[[ Entries shown open ]]
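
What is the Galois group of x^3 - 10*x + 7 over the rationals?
Gal(K/Q) = S_3 (symmetric group of order 6)

Compute the discriminant of x^3 + (0)*x^2 + (-10)*x + (7): Δ = 2677. Since Δ is not a rational square, the Galois group is not contained in A_3; it must be the full S_3 (irreducibility of the cubic rules out anything smaller).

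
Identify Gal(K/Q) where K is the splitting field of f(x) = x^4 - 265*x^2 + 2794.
Gal(K/Q) = V_4 (Klein four-group, Z/2Z × Z/2Z)

f factors as (x^2 - 254)(x^2 - 11), so the splitting field is K = Q(sqrt(254), sqrt(11)). The elements 254, 11, 2794 are all non-squares in Q, so sqrt(254) and sqrt(11) generate independent quadratic extensions. Thus [K:Q] = 4 and Gal(K/Q) is generated by the two order-2 automorphisms sqrt(254) ↦ -sqrt(254) and sqrt(11) ↦ -sqrt(11), giving V_4.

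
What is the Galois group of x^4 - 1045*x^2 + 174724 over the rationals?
Gal(K/Q) = Z/2Z (cyclic of order 2)

f factors as (x^2 - 209)(x^2 - 836), so the splitting field is K = Q(sqrt(209), sqrt(836)). The squarefree part of 209 is 209 and the squarefree part of 836 is also 209, so sqrt(209) and sqrt(836) are both rational multiples of sqrt(209). Hence Q(sqrt(209)) = Q(sqrt(836)) = Q(sqrt(209)), and the splitting field collapses to a single degree-2 extension with Galois group Z/2Z.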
[[ Entries shown closed ]]
### [Problem statement]
All of the entries above, written out exactly, make up the reply.

### [Written solution]
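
What is the Galois group of x^3 - 10*x + 7 over the rationals?
Gal(K/Q) = S_3 (symmetric group of order 6)

Compute the discriminant of x^3 + (0)*x^2 + (-10)*x + (7): Δ = 2677. Since Δ is not a rational square, the Galois group is not contained in A_3; it must be the full S_3 (irreducibility of the cubic rules out anything smaller).

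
Identify Gal(K/Q) where K is the splitting field of f(x) = x^4 - 265*x^2 + 2794.
Gal(K/Q) = V_4 (Klein four-group, Z/2Z × Z/2Z)

f factors as (x^2 - 254)(x^2 - 11), so the splitting field is K = Q(sqrt(254), sqrt(11)). The elements 254, 11, 2794 are all non-squares in Q, so sqrt(254) and sqrt(11) generate independent quadratic extensions. Thus [K:Q] = 4 and Gal(K/Q) is generated by the two order-2 automorphisms sqrt(254) ↦ -sqrt(254) and sqrt(11) ↦ -sqrt(11), giving V_4.

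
What is the Galois group of x^4 - 1045*x^2 + 174724 over the rationals?
Gal(K/Q) = Z/2Z (cyclic of order 2)

f factors as (x^2 - 209)(x^2 - 836), so the splitting field is K = Q(sqrt(209), sqrt(836)). The squarefree part of 209 is 209 and the squarefree part of 836 is also 209, so sqrt(209) and sqrt(836) are both rational multiples of sqrt(209). Hence Q(sqrt(209)) = Q(sqrt(836)) = Q(sqrt(209)), and the splitting field collapses to a single degree-2 extension with Galois group Z/2Z.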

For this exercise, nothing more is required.